DIRECTIONS FOR THIS TASK -> Among the entries below, one line contains "Ireneusz is living." and another contains "Grzegorz survives Grzegorz.". Transcribe those two lines and every line between them, exactly.

DATA SECTION ->

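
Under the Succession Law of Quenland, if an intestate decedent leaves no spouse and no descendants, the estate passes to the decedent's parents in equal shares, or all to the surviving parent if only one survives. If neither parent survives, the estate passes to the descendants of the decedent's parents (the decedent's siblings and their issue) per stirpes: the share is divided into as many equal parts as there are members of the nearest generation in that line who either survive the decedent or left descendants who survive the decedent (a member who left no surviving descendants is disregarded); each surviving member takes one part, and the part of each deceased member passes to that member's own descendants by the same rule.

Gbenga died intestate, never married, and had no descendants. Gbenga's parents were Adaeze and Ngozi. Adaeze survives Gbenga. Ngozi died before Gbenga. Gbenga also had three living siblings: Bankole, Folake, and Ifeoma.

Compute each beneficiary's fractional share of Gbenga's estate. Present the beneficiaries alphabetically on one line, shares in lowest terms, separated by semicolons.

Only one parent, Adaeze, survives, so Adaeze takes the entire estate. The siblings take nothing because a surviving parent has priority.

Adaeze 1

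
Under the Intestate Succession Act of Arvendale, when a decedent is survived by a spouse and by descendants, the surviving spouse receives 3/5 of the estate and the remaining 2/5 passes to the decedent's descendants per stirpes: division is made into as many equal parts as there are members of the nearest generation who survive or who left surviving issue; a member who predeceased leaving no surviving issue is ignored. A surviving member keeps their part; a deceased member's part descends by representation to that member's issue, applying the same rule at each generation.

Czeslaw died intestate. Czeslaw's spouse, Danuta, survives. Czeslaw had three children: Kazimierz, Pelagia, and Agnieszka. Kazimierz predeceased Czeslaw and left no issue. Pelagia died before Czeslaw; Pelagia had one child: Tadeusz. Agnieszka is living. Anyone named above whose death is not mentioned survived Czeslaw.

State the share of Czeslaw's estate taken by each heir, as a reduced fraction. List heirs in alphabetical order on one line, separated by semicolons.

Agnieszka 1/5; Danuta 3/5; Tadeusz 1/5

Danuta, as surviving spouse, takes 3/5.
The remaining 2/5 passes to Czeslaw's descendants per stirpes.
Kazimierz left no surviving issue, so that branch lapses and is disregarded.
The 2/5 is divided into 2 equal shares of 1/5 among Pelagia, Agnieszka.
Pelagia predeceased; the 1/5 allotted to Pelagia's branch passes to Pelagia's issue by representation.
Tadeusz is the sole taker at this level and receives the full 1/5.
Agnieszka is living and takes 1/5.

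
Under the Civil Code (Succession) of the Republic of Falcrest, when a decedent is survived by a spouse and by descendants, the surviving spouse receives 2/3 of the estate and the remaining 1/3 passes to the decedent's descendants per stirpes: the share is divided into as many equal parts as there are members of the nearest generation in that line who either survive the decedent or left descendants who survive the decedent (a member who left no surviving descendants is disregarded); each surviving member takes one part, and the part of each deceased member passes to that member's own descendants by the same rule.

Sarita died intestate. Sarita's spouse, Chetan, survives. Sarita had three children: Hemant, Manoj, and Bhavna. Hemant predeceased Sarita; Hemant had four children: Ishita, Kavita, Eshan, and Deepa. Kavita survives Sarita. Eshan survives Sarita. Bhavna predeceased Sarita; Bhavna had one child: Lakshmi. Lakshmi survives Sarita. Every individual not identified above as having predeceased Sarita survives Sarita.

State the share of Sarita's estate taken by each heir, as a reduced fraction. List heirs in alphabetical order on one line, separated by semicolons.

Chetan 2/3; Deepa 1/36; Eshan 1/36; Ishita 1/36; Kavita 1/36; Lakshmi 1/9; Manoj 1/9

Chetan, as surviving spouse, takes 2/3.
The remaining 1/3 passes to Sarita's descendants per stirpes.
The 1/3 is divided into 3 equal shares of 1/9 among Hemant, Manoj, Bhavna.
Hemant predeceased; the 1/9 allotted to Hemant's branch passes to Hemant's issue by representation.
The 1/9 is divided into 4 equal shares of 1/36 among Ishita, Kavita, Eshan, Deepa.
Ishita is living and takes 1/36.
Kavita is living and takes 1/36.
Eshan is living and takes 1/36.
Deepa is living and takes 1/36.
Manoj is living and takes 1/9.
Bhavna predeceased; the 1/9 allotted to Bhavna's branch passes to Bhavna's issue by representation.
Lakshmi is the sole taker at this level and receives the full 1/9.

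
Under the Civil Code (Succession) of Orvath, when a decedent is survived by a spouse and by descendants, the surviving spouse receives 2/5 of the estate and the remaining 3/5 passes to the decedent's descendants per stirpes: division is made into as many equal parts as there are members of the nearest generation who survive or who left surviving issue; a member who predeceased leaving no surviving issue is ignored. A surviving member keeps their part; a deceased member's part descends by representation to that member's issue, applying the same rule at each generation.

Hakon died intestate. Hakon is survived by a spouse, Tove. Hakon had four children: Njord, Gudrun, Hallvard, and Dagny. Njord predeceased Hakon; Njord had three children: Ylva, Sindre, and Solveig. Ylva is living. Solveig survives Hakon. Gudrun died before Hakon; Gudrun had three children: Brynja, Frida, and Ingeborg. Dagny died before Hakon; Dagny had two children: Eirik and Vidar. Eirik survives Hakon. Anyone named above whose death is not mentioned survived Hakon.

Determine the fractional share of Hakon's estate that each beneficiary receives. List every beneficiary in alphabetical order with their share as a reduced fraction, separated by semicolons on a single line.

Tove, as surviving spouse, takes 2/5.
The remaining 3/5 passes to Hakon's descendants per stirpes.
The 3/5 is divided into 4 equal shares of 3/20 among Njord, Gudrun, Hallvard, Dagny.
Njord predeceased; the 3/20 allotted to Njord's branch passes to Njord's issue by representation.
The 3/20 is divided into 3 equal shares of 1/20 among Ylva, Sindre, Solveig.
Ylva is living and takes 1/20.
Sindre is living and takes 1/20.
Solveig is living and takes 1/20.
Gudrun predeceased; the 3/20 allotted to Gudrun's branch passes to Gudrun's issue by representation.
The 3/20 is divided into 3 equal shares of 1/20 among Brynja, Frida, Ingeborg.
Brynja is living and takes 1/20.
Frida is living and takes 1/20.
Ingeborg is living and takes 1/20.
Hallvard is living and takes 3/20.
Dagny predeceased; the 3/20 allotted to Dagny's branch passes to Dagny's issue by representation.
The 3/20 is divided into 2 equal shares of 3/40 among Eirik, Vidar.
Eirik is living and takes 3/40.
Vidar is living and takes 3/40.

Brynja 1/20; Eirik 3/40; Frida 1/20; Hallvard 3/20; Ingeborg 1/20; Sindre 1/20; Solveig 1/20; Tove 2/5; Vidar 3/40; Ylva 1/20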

...

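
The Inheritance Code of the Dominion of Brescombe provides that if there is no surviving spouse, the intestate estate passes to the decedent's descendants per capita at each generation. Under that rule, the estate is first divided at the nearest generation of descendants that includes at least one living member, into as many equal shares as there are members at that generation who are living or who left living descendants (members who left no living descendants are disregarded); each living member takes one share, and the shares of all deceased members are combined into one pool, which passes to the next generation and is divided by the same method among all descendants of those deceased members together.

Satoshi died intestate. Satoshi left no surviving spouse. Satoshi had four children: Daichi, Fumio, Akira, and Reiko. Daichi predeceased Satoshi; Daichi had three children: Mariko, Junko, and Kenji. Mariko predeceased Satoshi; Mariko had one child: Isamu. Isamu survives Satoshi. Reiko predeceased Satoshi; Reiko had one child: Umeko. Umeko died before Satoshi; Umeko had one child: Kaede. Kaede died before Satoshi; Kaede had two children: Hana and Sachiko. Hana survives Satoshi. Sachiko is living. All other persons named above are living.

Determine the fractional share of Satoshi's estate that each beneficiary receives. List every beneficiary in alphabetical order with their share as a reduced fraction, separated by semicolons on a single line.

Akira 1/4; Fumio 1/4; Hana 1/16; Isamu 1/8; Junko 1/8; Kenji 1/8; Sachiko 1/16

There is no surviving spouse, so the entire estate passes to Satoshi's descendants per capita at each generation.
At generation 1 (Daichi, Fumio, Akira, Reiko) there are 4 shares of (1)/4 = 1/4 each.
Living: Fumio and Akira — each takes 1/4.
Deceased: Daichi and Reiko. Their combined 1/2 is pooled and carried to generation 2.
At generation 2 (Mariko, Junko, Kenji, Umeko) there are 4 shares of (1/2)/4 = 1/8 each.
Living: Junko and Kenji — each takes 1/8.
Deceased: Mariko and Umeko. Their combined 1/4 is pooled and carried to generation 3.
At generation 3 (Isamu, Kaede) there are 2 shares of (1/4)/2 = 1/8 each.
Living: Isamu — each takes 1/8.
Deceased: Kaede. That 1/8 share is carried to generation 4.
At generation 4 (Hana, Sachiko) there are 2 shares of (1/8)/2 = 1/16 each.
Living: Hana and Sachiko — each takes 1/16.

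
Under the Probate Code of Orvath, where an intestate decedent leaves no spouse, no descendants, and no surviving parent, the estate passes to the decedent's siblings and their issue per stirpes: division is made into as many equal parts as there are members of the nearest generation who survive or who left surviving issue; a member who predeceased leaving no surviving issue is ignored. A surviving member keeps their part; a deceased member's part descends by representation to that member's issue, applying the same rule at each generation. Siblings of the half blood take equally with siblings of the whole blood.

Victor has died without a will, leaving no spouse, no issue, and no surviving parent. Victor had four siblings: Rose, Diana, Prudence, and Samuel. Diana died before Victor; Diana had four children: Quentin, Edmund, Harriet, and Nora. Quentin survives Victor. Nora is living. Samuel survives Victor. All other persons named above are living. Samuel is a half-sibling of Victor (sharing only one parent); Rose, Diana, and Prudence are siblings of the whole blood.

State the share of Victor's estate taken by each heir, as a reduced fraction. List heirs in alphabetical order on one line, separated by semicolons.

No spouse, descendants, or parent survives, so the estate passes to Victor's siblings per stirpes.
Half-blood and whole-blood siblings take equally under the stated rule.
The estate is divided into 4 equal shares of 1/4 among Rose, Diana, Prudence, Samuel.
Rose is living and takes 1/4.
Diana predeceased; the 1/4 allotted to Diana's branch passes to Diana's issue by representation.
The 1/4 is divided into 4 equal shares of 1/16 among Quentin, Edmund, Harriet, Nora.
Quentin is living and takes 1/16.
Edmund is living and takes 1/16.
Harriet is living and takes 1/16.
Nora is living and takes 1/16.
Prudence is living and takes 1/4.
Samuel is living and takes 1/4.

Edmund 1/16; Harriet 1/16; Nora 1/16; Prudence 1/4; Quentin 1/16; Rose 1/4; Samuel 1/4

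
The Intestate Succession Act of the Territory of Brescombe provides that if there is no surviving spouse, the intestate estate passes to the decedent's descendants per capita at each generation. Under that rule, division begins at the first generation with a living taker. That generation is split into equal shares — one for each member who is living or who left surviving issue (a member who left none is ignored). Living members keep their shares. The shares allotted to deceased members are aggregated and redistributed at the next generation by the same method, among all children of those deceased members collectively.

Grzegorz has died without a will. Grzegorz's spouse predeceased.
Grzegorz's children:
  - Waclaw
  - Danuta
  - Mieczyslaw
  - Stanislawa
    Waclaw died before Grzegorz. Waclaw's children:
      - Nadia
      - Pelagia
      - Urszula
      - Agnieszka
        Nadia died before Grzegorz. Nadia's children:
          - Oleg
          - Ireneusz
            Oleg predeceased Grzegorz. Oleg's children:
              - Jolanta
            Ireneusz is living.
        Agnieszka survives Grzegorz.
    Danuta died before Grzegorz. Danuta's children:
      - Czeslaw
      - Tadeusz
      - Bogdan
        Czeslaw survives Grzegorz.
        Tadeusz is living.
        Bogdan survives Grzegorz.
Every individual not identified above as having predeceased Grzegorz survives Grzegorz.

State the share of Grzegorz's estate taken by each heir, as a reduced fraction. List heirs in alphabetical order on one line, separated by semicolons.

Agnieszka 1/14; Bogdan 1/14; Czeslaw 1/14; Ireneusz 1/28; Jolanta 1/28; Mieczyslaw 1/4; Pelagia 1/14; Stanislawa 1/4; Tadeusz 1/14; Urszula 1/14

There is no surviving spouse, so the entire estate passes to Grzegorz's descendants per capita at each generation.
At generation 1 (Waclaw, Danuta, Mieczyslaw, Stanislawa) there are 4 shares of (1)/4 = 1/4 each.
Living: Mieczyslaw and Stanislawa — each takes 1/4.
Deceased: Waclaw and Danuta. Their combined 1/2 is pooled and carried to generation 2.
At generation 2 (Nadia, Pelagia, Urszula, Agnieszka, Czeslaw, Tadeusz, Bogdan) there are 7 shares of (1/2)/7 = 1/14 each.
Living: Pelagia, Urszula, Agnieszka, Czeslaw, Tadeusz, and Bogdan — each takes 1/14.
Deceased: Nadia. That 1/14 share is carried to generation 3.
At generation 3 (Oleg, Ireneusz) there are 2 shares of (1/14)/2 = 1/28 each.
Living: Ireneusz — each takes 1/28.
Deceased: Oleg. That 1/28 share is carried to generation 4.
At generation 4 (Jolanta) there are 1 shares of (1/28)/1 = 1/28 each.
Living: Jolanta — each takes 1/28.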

--

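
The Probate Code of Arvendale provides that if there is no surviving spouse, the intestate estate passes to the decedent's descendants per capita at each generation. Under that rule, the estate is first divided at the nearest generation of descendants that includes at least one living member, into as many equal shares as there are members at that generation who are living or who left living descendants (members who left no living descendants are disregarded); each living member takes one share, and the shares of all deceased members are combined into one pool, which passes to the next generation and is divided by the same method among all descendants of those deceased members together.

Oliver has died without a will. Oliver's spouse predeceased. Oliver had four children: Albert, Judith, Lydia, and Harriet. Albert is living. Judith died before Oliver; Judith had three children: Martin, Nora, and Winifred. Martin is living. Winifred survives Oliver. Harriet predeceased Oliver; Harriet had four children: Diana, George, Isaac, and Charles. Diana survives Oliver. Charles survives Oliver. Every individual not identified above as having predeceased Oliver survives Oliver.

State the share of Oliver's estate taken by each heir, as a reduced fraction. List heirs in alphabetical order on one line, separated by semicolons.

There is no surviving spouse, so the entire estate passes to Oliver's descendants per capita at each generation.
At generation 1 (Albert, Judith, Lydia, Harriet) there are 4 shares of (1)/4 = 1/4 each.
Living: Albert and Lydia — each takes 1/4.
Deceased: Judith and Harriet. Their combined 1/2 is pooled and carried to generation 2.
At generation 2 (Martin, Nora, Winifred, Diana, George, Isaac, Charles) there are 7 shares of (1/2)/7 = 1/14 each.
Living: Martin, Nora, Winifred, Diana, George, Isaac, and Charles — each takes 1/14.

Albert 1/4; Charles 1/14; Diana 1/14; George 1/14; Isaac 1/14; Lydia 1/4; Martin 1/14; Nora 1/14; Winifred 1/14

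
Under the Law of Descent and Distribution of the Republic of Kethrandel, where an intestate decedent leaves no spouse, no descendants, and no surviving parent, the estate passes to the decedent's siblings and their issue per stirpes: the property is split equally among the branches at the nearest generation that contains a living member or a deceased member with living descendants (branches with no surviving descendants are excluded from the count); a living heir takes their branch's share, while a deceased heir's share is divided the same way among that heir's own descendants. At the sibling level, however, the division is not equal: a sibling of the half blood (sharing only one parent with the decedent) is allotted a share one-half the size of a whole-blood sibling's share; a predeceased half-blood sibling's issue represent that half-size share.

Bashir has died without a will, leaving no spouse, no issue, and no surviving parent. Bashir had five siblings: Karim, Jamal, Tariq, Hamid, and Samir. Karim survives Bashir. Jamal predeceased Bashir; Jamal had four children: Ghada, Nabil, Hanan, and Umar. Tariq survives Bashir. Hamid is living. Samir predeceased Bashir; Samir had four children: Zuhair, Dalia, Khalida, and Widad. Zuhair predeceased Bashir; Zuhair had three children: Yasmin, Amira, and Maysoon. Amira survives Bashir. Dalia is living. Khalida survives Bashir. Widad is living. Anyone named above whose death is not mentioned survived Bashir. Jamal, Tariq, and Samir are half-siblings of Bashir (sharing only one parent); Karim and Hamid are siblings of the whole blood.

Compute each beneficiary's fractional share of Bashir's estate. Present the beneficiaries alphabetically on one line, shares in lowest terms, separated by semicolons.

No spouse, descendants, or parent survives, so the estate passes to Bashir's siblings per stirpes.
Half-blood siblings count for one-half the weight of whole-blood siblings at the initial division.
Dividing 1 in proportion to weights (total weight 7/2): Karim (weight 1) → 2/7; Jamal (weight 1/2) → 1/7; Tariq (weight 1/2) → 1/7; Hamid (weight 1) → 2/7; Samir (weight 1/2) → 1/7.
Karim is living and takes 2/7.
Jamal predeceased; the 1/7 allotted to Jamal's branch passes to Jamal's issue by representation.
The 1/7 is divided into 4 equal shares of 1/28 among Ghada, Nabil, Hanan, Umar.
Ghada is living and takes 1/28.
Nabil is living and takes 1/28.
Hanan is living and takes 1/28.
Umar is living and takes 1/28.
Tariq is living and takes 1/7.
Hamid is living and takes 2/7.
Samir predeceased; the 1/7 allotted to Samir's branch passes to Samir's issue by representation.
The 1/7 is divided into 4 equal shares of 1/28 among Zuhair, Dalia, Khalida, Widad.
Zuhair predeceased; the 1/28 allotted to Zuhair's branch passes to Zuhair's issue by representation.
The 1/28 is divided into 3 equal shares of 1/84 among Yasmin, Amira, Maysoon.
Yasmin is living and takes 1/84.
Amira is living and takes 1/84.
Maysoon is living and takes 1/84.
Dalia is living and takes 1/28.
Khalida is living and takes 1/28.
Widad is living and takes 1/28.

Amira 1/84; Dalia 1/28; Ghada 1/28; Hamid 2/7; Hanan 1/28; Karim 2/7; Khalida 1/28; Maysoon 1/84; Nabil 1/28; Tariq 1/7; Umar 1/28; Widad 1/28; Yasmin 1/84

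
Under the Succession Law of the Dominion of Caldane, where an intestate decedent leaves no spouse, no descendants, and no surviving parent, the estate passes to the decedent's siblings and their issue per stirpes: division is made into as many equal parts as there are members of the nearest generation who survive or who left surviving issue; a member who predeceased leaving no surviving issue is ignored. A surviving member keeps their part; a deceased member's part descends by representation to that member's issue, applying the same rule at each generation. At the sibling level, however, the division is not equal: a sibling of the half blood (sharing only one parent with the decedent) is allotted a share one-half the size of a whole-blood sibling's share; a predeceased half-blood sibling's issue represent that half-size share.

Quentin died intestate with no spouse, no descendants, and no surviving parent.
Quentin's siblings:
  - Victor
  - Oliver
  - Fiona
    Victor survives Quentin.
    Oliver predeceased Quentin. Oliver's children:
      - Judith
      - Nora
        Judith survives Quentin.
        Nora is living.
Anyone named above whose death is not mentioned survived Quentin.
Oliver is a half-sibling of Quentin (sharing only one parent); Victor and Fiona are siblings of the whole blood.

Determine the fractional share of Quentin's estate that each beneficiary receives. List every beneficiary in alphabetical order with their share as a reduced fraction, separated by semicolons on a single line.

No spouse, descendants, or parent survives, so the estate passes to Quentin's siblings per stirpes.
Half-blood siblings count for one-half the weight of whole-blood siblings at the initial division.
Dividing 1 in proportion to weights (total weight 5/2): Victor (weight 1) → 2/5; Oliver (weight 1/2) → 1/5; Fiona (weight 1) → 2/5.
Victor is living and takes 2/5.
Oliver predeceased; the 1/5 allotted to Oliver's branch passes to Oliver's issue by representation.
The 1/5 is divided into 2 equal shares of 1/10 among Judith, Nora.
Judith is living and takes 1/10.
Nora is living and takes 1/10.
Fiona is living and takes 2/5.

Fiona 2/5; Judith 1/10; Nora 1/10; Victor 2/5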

WORKED SOLUTION ->
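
            Ireneusz is living.
        Agnieszka survives Grzegorz.
    Danuta died before Grzegorz. Danuta's children:
      - Czeslaw
      - Tadeusz
      - Bogdan
        Czeslaw survives Grzegorz.
        Tadeusz is living.
        Bogdan survives Grzegorz.
Every individual not identified above as having predeceased Grzegorz survives Grzegorz.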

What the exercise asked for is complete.